*** Records for this task Section Begins ***

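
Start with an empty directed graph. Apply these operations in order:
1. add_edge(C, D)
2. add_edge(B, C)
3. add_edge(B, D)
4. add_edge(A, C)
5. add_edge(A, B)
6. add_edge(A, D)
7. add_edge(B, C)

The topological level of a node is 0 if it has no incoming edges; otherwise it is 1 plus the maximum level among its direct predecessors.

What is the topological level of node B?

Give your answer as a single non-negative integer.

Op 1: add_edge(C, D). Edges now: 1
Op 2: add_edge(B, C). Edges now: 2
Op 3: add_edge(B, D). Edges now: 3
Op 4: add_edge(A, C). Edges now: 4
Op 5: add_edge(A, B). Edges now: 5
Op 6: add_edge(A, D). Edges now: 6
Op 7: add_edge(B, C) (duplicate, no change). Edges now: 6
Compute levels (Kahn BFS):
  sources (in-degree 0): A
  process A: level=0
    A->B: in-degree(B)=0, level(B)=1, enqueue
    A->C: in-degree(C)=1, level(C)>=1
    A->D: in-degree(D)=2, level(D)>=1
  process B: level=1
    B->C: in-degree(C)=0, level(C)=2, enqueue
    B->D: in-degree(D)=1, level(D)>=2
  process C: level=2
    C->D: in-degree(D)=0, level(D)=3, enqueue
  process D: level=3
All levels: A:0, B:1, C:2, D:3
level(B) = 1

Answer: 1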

*** Records for this task Section Ends ***
*** Records for this task Section Begins ***

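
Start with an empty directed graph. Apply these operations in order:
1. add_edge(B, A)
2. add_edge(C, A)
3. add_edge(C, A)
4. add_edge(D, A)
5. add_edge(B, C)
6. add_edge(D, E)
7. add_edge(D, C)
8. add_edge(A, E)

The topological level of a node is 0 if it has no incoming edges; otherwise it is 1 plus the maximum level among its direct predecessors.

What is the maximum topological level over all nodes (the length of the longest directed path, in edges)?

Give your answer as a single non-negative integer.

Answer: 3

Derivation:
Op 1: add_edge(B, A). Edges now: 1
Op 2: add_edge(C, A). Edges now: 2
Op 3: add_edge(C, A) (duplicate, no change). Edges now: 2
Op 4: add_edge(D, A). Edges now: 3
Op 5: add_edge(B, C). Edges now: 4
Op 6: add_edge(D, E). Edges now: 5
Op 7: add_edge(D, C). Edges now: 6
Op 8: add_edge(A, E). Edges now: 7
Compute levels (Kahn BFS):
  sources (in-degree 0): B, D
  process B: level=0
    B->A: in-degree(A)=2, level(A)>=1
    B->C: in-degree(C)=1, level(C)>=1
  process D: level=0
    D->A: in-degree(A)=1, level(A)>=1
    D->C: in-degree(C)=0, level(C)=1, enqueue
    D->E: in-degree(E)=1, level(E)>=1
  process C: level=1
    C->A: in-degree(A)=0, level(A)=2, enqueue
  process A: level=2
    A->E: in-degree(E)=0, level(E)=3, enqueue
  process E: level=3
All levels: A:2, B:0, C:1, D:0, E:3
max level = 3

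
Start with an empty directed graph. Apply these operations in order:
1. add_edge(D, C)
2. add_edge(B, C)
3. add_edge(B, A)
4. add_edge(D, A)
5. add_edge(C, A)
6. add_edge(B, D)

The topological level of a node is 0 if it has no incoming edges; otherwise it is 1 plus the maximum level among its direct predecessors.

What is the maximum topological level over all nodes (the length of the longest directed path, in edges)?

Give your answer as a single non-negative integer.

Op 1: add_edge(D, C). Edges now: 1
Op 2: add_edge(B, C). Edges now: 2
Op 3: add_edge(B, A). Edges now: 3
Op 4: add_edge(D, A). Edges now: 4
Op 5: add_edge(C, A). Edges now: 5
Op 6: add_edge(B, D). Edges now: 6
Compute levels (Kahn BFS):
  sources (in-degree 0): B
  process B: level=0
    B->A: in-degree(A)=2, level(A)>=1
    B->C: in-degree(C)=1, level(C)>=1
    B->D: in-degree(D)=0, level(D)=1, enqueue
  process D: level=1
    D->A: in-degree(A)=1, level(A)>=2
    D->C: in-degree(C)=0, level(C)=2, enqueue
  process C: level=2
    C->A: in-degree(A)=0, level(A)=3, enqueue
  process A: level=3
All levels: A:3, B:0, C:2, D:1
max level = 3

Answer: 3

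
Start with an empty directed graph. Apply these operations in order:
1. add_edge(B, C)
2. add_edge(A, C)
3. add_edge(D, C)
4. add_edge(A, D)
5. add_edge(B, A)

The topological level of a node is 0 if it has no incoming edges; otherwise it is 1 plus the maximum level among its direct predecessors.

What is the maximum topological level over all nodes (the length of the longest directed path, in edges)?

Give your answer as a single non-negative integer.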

*** Records for this task Section Ends ***

● Work to complete
An exact copy of the lines above, from the one containing "4. add_edge(A, C)" down to the one containing "What is the topological level of node B?" and including both, is the whole answer; retype it and nothing else.

● Problem solution
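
4. add_edge(A, C)
5. add_edge(A, B)
6. add_edge(A, D)
7. add_edge(B, C)

The topological level of a node is 0 if it has no incoming edges; otherwise it is 1 plus the maximum level among its direct predecessors.

What is the topological level of node B?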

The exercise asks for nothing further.